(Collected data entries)
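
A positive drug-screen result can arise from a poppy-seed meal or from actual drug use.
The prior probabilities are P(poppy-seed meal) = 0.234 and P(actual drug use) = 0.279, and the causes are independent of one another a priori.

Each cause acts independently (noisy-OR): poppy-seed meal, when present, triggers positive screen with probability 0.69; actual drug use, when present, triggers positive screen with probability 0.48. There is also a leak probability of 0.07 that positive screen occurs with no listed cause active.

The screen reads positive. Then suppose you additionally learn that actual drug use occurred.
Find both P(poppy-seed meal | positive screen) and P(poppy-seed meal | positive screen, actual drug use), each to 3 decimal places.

P(poppy-seed meal | positive screen) ≈ 0.541; P(poppy-seed meal | positive screen, actual drug use) ≈ 0.335

Under noisy-OR, P(positive screen | causes) = 1 − (1−0.07)·∏(1−qᵢ) over the active causes.
P(positive screen) = 0.07*0.766*0.721 + 0.5164*0.766*0.279 + 0.7117*0.234*0.721 + 0.850084*0.234*0.279 = 0.038660 + 0.110362 + 0.120074 + 0.055499 = 0.324595
Restricting to configurations with poppy-seed meal present: 0.120074 + 0.055499 = 0.175573.
So P(poppy-seed meal | positive screen) = 0.175573/0.324595 ≈ 0.541.

With the extra evidence:
Weight on poppy-seed meal=true, given the evidence: 0.850084·0.234 = 0.198920
Denominator P(positive screen | actual drug use): 0.5164·0.766 + 0.850084·0.234 = 0.594482
Posterior = 0.198920 / 0.594482 ≈ 0.335
This is intercausal reasoning (explaining away): once actual drug use accounts for the positive screen, poppy-seed meal becomes less likely.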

#### [Task requirements]
All of the data must be set down again exactly.

#### [Response to this exercise]
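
A positive drug-screen result can arise from a poppy-seed meal or from actual drug use.
The prior probabilities are P(poppy-seed meal) = 0.234 and P(actual drug use) = 0.279, and the causes are independent of one another a priori.

Each cause acts independently (noisy-OR): poppy-seed meal, when present, triggers positive screen with probability 0.69; actual drug use, when present, triggers positive screen with probability 0.48. There is also a leak probability of 0.07 that positive screen occurs with no listed cause active.

The screen reads positive. Then suppose you additionally learn that actual drug use occurred.
Find both P(poppy-seed meal | positive screen) and P(poppy-seed meal | positive screen, actual drug use), each to 3 decimal places.

P(poppy-seed meal | positive screen) ≈ 0.541; P(poppy-seed meal | positive screen, actual drug use) ≈ 0.335

Under noisy-OR, P(positive screen | causes) = 1 − (1−0.07)·∏(1−qᵢ) over the active causes.
P(positive screen) = 0.07*0.766*0.721 + 0.5164*0.766*0.279 + 0.7117*0.234*0.721 + 0.850084*0.234*0.279 = 0.038660 + 0.110362 + 0.120074 + 0.055499 = 0.324595
Restricting to configurations with poppy-seed meal present: 0.120074 + 0.055499 = 0.175573.
So P(poppy-seed meal | positive screen) = 0.175573/0.324595 ≈ 0.541.

With the extra evidence:
Weight on poppy-seed meal=true, given the evidence: 0.850084·0.234 = 0.198920
Denominator P(positive screen | actual drug use): 0.5164·0.766 + 0.850084·0.234 = 0.594482
Posterior = 0.198920 / 0.594482 ≈ 0.335
This is intercausal reasoning (explaining away): once actual drug use accounts for the positive screen, poppy-seed meal becomes less likely.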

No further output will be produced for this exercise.